Information provided:
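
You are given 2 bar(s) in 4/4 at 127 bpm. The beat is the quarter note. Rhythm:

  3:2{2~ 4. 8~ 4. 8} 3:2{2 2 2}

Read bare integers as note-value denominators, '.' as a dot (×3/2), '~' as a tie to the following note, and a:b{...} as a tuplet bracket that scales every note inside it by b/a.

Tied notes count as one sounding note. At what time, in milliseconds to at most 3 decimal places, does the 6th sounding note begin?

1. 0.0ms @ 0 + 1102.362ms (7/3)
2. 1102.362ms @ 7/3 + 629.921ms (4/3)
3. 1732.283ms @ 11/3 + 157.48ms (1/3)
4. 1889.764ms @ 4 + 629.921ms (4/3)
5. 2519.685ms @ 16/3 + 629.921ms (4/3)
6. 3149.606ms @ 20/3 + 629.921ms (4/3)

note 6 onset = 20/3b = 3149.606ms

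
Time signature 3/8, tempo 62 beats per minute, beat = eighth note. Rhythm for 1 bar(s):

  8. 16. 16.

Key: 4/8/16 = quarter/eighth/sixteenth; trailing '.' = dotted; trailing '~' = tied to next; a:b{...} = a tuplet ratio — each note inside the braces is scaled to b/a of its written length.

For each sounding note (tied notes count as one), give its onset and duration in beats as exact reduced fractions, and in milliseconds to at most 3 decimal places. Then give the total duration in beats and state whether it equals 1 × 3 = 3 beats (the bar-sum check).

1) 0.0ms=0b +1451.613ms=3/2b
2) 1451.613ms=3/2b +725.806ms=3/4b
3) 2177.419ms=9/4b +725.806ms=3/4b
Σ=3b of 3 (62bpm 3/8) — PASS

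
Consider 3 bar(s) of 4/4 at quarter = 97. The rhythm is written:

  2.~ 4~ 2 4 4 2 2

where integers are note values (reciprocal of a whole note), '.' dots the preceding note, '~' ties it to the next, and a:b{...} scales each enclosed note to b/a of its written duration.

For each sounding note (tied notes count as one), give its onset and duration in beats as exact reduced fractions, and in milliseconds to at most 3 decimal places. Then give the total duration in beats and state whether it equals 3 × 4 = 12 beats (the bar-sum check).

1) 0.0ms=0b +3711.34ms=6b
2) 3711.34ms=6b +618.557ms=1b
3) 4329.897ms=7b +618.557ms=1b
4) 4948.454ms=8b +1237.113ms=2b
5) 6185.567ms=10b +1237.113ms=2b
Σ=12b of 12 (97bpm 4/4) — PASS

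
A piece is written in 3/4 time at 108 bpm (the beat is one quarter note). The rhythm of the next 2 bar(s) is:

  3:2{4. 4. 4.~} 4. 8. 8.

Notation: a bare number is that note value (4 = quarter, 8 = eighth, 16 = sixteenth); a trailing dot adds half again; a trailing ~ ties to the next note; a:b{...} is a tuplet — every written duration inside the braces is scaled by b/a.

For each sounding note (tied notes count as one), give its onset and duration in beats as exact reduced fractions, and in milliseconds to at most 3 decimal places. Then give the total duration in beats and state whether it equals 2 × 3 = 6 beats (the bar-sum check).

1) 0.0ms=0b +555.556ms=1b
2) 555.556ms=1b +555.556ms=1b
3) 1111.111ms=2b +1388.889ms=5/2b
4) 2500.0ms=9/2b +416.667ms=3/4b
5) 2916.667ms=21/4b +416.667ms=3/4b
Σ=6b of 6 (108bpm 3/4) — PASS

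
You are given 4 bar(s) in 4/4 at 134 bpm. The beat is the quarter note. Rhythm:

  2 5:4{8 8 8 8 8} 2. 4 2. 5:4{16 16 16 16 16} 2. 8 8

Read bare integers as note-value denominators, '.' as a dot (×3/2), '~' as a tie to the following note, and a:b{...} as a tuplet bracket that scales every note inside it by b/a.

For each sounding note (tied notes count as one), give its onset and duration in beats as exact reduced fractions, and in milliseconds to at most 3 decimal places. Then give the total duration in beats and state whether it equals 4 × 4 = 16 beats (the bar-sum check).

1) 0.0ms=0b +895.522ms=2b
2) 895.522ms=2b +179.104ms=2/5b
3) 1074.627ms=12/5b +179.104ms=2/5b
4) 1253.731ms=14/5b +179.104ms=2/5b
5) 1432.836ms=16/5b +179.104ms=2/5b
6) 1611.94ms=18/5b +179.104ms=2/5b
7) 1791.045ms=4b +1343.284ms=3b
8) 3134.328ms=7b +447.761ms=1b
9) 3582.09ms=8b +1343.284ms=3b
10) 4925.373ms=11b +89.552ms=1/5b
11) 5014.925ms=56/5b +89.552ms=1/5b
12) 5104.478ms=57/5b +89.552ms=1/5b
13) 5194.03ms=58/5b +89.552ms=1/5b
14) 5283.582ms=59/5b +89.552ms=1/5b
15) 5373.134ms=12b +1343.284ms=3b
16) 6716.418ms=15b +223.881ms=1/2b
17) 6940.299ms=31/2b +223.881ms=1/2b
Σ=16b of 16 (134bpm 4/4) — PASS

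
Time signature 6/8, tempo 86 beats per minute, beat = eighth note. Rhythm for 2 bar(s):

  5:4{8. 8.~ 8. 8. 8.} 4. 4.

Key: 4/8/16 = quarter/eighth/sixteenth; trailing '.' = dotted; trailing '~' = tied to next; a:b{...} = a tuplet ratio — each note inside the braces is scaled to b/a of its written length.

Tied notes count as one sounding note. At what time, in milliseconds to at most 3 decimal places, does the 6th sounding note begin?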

What to produce:
Every entry must appear in the answer, reproduced exactly.

Reply to the exercise:
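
You are given 2 bar(s) in 4/4 at 127 bpm. The beat is the quarter note. Rhythm:

  3:2{2~ 4. 8~ 4. 8} 3:2{2 2 2}

Read bare integers as note-value denominators, '.' as a dot (×3/2), '~' as a tie to the following note, and a:b{...} as a tuplet bracket that scales every note inside it by b/a.

Tied notes count as one sounding note. At what time, in milliseconds to at most 3 decimal places, does the 6th sounding note begin?

1. 0.0ms @ 0 + 1102.362ms (7/3)
2. 1102.362ms @ 7/3 + 629.921ms (4/3)
3. 1732.283ms @ 11/3 + 157.48ms (1/3)
4. 1889.764ms @ 4 + 629.921ms (4/3)
5. 2519.685ms @ 16/3 + 629.921ms (4/3)
6. 3149.606ms @ 20/3 + 629.921ms (4/3)

note 6 onset = 20/3b = 3149.606ms

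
Time signature 3/8, tempo 62 beats per minute, beat = eighth note. Rhythm for 1 bar(s):

  8. 16. 16.

Key: 4/8/16 = quarter/eighth/sixteenth; trailing '.' = dotted; trailing '~' = tied to next; a:b{...} = a tuplet ratio — each note inside the braces is scaled to b/a of its written length.

For each sounding note (tied notes count as one), give its onset and duration in beats as exact reduced fractions, and in milliseconds to at most 3 decimal places. Then give the total duration in beats and state whether it equals 1 × 3 = 3 beats (the bar-sum check).

1) 0.0ms=0b +1451.613ms=3/2b
2) 1451.613ms=3/2b +725.806ms=3/4b
3) 2177.419ms=9/4b +725.806ms=3/4b
Σ=3b of 3 (62bpm 3/8) — PASS

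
Consider 3 bar(s) of 4/4 at quarter = 97. The rhythm is written:

  2.~ 4~ 2 4 4 2 2

where integers are note values (reciprocal of a whole note), '.' dots the preceding note, '~' ties it to the next, and a:b{...} scales each enclosed note to b/a of its written duration.

For each sounding note (tied notes count as one), give its onset and duration in beats as exact reduced fractions, and in milliseconds to at most 3 decimal places. Then give the total duration in beats and state whether it equals 3 × 4 = 12 beats (the bar-sum check).

1) 0.0ms=0b +3711.34ms=6b
2) 3711.34ms=6b +618.557ms=1b
3) 4329.897ms=7b +618.557ms=1b
4) 4948.454ms=8b +1237.113ms=2b
5) 6185.567ms=10b +1237.113ms=2b
Σ=12b of 12 (97bpm 4/4) — PASS

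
A piece is written in 3/4 time at 108 bpm (the beat is one quarter note). The rhythm of the next 2 bar(s) is:

  3:2{4. 4. 4.~} 4. 8. 8.

Notation: a bare number is that note value (4 = quarter, 8 = eighth, 16 = sixteenth); a trailing dot adds half again; a trailing ~ ties to the next note; a:b{...} is a tuplet — every written duration inside the braces is scaled by b/a.

For each sounding note (tied notes count as one), give its onset and duration in beats as exact reduced fractions, and in milliseconds to at most 3 decimal places. Then give the total duration in beats and state whether it equals 2 × 3 = 6 beats (the bar-sum check).

1) 0.0ms=0b +555.556ms=1b
2) 555.556ms=1b +555.556ms=1b
3) 1111.111ms=2b +1388.889ms=5/2b
4) 2500.0ms=9/2b +416.667ms=3/4b
5) 2916.667ms=21/4b +416.667ms=3/4b
Σ=6b of 6 (108bpm 3/4) — PASS

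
You are given 4 bar(s) in 4/4 at 134 bpm. The beat is the quarter note. Rhythm:

  2 5:4{8 8 8 8 8} 2. 4 2. 5:4{16 16 16 16 16} 2. 8 8

Read bare integers as note-value denominators, '.' as a dot (×3/2), '~' as a tie to the following note, and a:b{...} as a tuplet bracket that scales every note inside it by b/a.

For each sounding note (tied notes count as one), give its onset and duration in beats as exact reduced fractions, and in milliseconds to at most 3 decimal places. Then give the total duration in beats and state whether it equals 4 × 4 = 16 beats (the bar-sum check).

1) 0.0ms=0b +895.522ms=2b
2) 895.522ms=2b +179.104ms=2/5b
3) 1074.627ms=12/5b +179.104ms=2/5b
4) 1253.731ms=14/5b +179.104ms=2/5b
5) 1432.836ms=16/5b +179.104ms=2/5b
6) 1611.94ms=18/5b +179.104ms=2/5b
7) 1791.045ms=4b +1343.284ms=3b
8) 3134.328ms=7b +447.761ms=1b
9) 3582.09ms=8b +1343.284ms=3b
10) 4925.373ms=11b +89.552ms=1/5b
11) 5014.925ms=56/5b +89.552ms=1/5b
12) 5104.478ms=57/5b +89.552ms=1/5b
13) 5194.03ms=58/5b +89.552ms=1/5b
14) 5283.582ms=59/5b +89.552ms=1/5b
15) 5373.134ms=12b +1343.284ms=3b
16) 6716.418ms=15b +223.881ms=1/2b
17) 6940.299ms=31/2b +223.881ms=1/2b
Σ=16b of 16 (134bpm 4/4) — PASS

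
Time signature 6/8, tempo 86 beats per minute, beat = eighth note. Rhythm for 2 bar(s):

  5:4{8. 8.~ 8. 8. 8.} 4. 4.

Key: 4/8/16 = quarter/eighth/sixteenth; trailing '.' = dotted; trailing '~' = tied to next; a:b{...} = a tuplet ratio — each note inside the braces is scaled to b/a of its written length.

Tied notes count as one sounding note. At what time, in milliseconds to at most 3 decimal places, does the 6th sounding note begin?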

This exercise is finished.